**Task details**
Transcribe all of the data, leaving nothing out and changing nothing.

Stored records
Content starts

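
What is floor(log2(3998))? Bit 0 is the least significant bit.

3998 = 111110011110
The topmost 1 is at position 11 (since 2^11 = 2048 ≤ 3998 < 4096).

11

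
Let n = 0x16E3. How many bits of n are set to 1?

8

0x16E3 = 1011011100011
Count the 1s: 1 + 1 + 1 + 1 + 1 + 1 + 1 + 1 = 8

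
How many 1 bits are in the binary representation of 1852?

7

1852 = 11100111100
Count the 1s: 1 + 1 + 1 + 1 + 1 + 1 + 1 = 7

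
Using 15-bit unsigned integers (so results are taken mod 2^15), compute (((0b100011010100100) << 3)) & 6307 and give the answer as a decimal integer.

4128

0b100011010100100 = 100011010100100
→ << 3 (mod 2^15) → 011010100100000 = 13600
6307 = 001100010100011
→ & → 001000000100000 = 4128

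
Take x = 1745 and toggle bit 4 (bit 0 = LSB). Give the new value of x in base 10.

x = 11011010001
bit 4 is currently 1; toggle it via x ^ (1 << 4) = x ^ 16
→ 11011000001 = 1729

1729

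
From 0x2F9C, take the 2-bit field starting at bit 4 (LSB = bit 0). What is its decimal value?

v = 10111110011100
Shift right by 4: 1011111001
Mask low 2 bits: 01 = 1

1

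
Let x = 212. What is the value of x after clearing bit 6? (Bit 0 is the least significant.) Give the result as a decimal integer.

148

x = 0011010100
bit 6 is currently 1; clear it via x & ~(1 << 6) = x & ~64
→ 0010010100 = 148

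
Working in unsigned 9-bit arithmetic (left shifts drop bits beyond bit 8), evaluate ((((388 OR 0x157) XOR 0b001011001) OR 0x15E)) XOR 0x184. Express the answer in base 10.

388 = 110000100
0x157 = 101010111
→ OR → 111010111 = 471
0b001011001 = 001011001
→ XOR → 110001110 = 398
0x15E = 101011110
→ OR → 111011110 = 478
0x184 = 110000100
→ XOR → 001011010 = 90

90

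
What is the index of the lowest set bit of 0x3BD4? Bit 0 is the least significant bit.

2

0x3BD4 = 11101111010100
Trailing zeros: 2, so the lowest set bit is bit 2 (value 4).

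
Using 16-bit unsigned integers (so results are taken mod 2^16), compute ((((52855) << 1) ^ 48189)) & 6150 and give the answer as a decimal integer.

2

52855 = 1100111001110111
→ << 1 (mod 2^16) → 1001110011101110 = 40174
48189 = 1011110000111101
→ ^ → 0010000011010011 = 8403
6150 = 0001100000000110
→ & → 0000000000000010 = 2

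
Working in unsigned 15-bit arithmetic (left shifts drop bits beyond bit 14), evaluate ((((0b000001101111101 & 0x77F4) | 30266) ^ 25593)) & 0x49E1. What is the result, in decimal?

0b000001101111101 = 000001101111101
0x77F4 = 111011111110100
→ & → 000001101110100 = 884
30266 = 111011000111010
→ | → 111011101111110 = 30590
25593 = 110001111111001
→ ^ → 001010010000111 = 5255
0x49E1 = 100100111100001
→ & → 000000010000001 = 129

129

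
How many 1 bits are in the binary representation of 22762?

22762 = 101100011101010
Count the 1s: 1 + 1 + 1 + 1 + 1 + 1 + 1 + 1 = 8

8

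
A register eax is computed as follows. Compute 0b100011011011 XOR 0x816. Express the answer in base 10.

a = 100011011011
0x816 = 100000010110
XOR → 000011001101 = 205

205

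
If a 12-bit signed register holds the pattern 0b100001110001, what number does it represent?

-1935

pattern = 100001110001 (MSB is 1 ⇒ negative)
Invert: 011110001110, add 1 → 011110001111 = 1935, so the value is -1935.
(Equivalently: 2161 - 2^12 = 2161 - 4096 = -1935.)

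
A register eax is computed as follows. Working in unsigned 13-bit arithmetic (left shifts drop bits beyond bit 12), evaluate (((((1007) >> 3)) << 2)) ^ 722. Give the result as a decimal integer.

1007 = 0001111101111
→ >> 3 → 0000001111101 = 125
→ << 2 (mod 2^13) → 0000111110100 = 500
722 = 0001011010010
→ ^ → 0001100100110 = 806

806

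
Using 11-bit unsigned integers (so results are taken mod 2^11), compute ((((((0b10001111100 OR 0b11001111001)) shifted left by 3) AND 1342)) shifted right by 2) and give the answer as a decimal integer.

74

0b10001111100 = 10001111100
0b11001111001 = 11001111001
→ OR → 11001111101 = 1661
→ shifted left by 3 (mod 2^11) → 01111101000 = 1000
1342 = 10100111110
→ AND → 00100101000 = 296
→ shifted right by 2 → 00001001010 = 74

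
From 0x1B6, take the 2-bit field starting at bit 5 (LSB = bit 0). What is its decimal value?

v = 110110110
Shift right by 5: 1101
Mask low 2 bits: 01 = 1

1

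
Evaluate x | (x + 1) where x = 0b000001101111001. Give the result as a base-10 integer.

x = 1101111001 = 889
x + 1 = 1101111010
OR    = 1101111011 = 891
(x | (x + 1) sets the lowest cleared bit.)

891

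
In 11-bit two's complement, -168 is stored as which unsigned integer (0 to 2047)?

1880

168 in 11 bits: 00010101000
Invert: 11101010111
Add 1:  11101011000 = 1880
(Check: 2^11 - 168 = 2048 - 168 = 1880.)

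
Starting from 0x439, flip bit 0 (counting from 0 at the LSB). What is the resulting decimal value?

x = 10000111001
bit 0 is currently 1; toggle it via x ^ (1 << 0) = x ^ 1
→ 10000111000 = 1080

1080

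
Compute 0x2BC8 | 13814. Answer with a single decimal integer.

0x2BC8 = 10101111001000
13814 = 11010111110110
 OR → 11111111111110 = 16382

16382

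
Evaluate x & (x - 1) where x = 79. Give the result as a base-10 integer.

78

x = 1001111 = 79
x - 1 = 1001110
AND   = 1001110 = 78
(x & (x - 1) clears the lowest set bit of x.)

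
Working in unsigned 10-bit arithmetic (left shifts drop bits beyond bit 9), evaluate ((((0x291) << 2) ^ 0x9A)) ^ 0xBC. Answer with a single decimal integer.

610

0x291 = 1010010001
→ << 2 (mod 2^10) → 1001000100 = 580
0x9A = 0010011010
→ ^ → 1011011110 = 734
0xBC = 0010111100
→ ^ → 1001100010 = 610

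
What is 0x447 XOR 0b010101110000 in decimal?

0x447 = 10001000111
b = 10101110000
XOR → 00100110111 = 311

311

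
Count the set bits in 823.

7

823 = 1100110111
Count the 1s: 1 + 1 + 1 + 1 + 1 + 1 + 1 = 7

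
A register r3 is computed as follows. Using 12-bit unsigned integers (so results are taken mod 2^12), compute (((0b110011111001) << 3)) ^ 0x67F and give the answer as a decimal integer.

0b110011111001 = 110011111001
→ << 3 (mod 2^12) → 011111001000 = 1992
0x67F = 011001111111
→ ^ → 000110110111 = 439

439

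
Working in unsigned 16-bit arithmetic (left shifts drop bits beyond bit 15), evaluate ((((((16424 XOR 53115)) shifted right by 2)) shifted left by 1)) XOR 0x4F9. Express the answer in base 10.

17233

16424 = 0100000000101000
53115 = 1100111101111011
→ XOR → 1000111101010011 = 36691
→ shifted right by 2 → 0010001111010100 = 9172
→ shifted left by 1 (mod 2^16) → 0100011110101000 = 18344
0x4F9 = 0000010011111001
→ XOR → 0100001101010001 = 17233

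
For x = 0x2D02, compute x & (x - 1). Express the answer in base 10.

11520

x = 10110100000010 = 11522
x - 1 = 10110100000001
AND   = 10110100000000 = 11520
(x & (x - 1) clears the lowest set bit of x.)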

Content ends

**Response**
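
What is floor(log2(3998))? Bit 0 is the least significant bit.

3998 = 111110011110
The topmost 1 is at position 11 (since 2^11 = 2048 ≤ 3998 < 4096).

11

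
Let n = 0x16E3. How many bits of n are set to 1?

8

0x16E3 = 1011011100011
Count the 1s: 1 + 1 + 1 + 1 + 1 + 1 + 1 + 1 = 8

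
How many 1 bits are in the binary representation of 1852?

7

1852 = 11100111100
Count the 1s: 1 + 1 + 1 + 1 + 1 + 1 + 1 = 7

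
Using 15-bit unsigned integers (so results are taken mod 2^15), compute (((0b100011010100100) << 3)) & 6307 and give the answer as a decimal integer.

4128

0b100011010100100 = 100011010100100
→ << 3 (mod 2^15) → 011010100100000 = 13600
6307 = 001100010100011
→ & → 001000000100000 = 4128

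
Take x = 1745 and toggle bit 4 (bit 0 = LSB). Give the new value of x in base 10.

x = 11011010001
bit 4 is currently 1; toggle it via x ^ (1 << 4) = x ^ 16
→ 11011000001 = 1729

1729

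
From 0x2F9C, take the 2-bit field starting at bit 4 (LSB = bit 0). What is its decimal value?

v = 10111110011100
Shift right by 4: 1011111001
Mask low 2 bits: 01 = 1

1

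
Let x = 212. What is the value of x after clearing bit 6? (Bit 0 is the least significant.) Give the result as a decimal integer.

148

x = 0011010100
bit 6 is currently 1; clear it via x & ~(1 << 6) = x & ~64
→ 0010010100 = 148

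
Working in unsigned 9-bit arithmetic (left shifts drop bits beyond bit 8), evaluate ((((388 OR 0x157) XOR 0b001011001) OR 0x15E)) XOR 0x184. Express the answer in base 10.

388 = 110000100
0x157 = 101010111
→ OR → 111010111 = 471
0b001011001 = 001011001
→ XOR → 110001110 = 398
0x15E = 101011110
→ OR → 111011110 = 478
0x184 = 110000100
→ XOR → 001011010 = 90

90

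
What is the index of the lowest set bit of 0x3BD4? Bit 0 is the least significant bit.

2

0x3BD4 = 11101111010100
Trailing zeros: 2, so the lowest set bit is bit 2 (value 4).

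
Using 16-bit unsigned integers (so results are taken mod 2^16), compute ((((52855) << 1) ^ 48189)) & 6150 and give the answer as a decimal integer.

2

52855 = 1100111001110111
→ << 1 (mod 2^16) → 1001110011101110 = 40174
48189 = 1011110000111101
→ ^ → 0010000011010011 = 8403
6150 = 0001100000000110
→ & → 0000000000000010 = 2

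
Working in unsigned 15-bit arithmetic (left shifts drop bits beyond bit 14), evaluate ((((0b000001101111101 & 0x77F4) | 30266) ^ 25593)) & 0x49E1. What is the result, in decimal?

0b000001101111101 = 000001101111101
0x77F4 = 111011111110100
→ & → 000001101110100 = 884
30266 = 111011000111010
→ | → 111011101111110 = 30590
25593 = 110001111111001
→ ^ → 001010010000111 = 5255
0x49E1 = 100100111100001
→ & → 000000010000001 = 129

129

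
How many 1 bits are in the binary representation of 22762?

22762 = 101100011101010
Count the 1s: 1 + 1 + 1 + 1 + 1 + 1 + 1 + 1 = 8

8

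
A register eax is computed as follows. Compute 0b100011011011 XOR 0x816. Express the answer in base 10.

a = 100011011011
0x816 = 100000010110
XOR → 000011001101 = 205

205

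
If a 12-bit signed register holds the pattern 0b100001110001, what number does it represent?

-1935

pattern = 100001110001 (MSB is 1 ⇒ negative)
Invert: 011110001110, add 1 → 011110001111 = 1935, so the value is -1935.
(Equivalently: 2161 - 2^12 = 2161 - 4096 = -1935.)

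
A register eax is computed as follows. Working in unsigned 13-bit arithmetic (left shifts drop bits beyond bit 12), evaluate (((((1007) >> 3)) << 2)) ^ 722. Give the result as a decimal integer.

1007 = 0001111101111
→ >> 3 → 0000001111101 = 125
→ << 2 (mod 2^13) → 0000111110100 = 500
722 = 0001011010010
→ ^ → 0001100100110 = 806

806

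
Using 11-bit unsigned integers (so results are taken mod 2^11), compute ((((((0b10001111100 OR 0b11001111001)) shifted left by 3) AND 1342)) shifted right by 2) and give the answer as a decimal integer.

74

0b10001111100 = 10001111100
0b11001111001 = 11001111001
→ OR → 11001111101 = 1661
→ shifted left by 3 (mod 2^11) → 01111101000 = 1000
1342 = 10100111110
→ AND → 00100101000 = 296
→ shifted right by 2 → 00001001010 = 74

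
From 0x1B6, take the 2-bit field starting at bit 5 (LSB = bit 0). What is its decimal value?

v = 110110110
Shift right by 5: 1101
Mask low 2 bits: 01 = 1

1

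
Evaluate x | (x + 1) where x = 0b000001101111001. Give the result as a base-10 integer.

x = 1101111001 = 889
x + 1 = 1101111010
OR    = 1101111011 = 891
(x | (x + 1) sets the lowest cleared bit.)

891

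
In 11-bit two's complement, -168 is stored as which unsigned integer (0 to 2047)?

1880

168 in 11 bits: 00010101000
Invert: 11101010111
Add 1:  11101011000 = 1880
(Check: 2^11 - 168 = 2048 - 168 = 1880.)

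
Starting from 0x439, flip bit 0 (counting from 0 at the LSB). What is the resulting decimal value?

x = 10000111001
bit 0 is currently 1; toggle it via x ^ (1 << 0) = x ^ 1
→ 10000111000 = 1080

1080

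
Compute 0x2BC8 | 13814. Answer with a single decimal integer.

0x2BC8 = 10101111001000
13814 = 11010111110110
 OR → 11111111111110 = 16382

16382

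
Evaluate x & (x - 1) where x = 79. Give the result as a base-10 integer.

78

x = 1001111 = 79
x - 1 = 1001110
AND   = 1001110 = 78
(x & (x - 1) clears the lowest set bit of x.)

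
Working in unsigned 10-bit arithmetic (left shifts drop bits beyond bit 9), evaluate ((((0x291) << 2) ^ 0x9A)) ^ 0xBC. Answer with a single decimal integer.

610

0x291 = 1010010001
→ << 2 (mod 2^10) → 1001000100 = 580
0x9A = 0010011010
→ ^ → 1011011110 = 734
0xBC = 0010111100
→ ^ → 1001100010 = 610

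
What is 0x447 XOR 0b010101110000 in decimal?

0x447 = 10001000111
b = 10101110000
XOR → 00100110111 = 311

311

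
Count the set bits in 823.

7

823 = 1100110111
Count the 1s: 1 + 1 + 1 + 1 + 1 + 1 + 1 = 7

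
A register r3 is computed as follows. Using 12-bit unsigned integers (so results are taken mod 2^12), compute (((0b110011111001) << 3)) ^ 0x67F and give the answer as a decimal integer.

0b110011111001 = 110011111001
→ << 3 (mod 2^12) → 011111001000 = 1992
0x67F = 011001111111
→ ^ → 000110110111 = 439

439

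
Working in unsigned 16-bit arithmetic (left shifts drop bits beyond bit 15), evaluate ((((((16424 XOR 53115)) shifted right by 2)) shifted left by 1)) XOR 0x4F9. Express the answer in base 10.

17233

16424 = 0100000000101000
53115 = 1100111101111011
→ XOR → 1000111101010011 = 36691
→ shifted right by 2 → 0010001111010100 = 9172
→ shifted left by 1 (mod 2^16) → 0100011110101000 = 18344
0x4F9 = 0000010011111001
→ XOR → 0100001101010001 = 17233

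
For x = 0x2D02, compute x & (x - 1). Express the answer in base 10.

11520

x = 10110100000010 = 11522
x - 1 = 10110100000001
AND   = 10110100000000 = 11520
(x & (x - 1) clears the lowest set bit of x.)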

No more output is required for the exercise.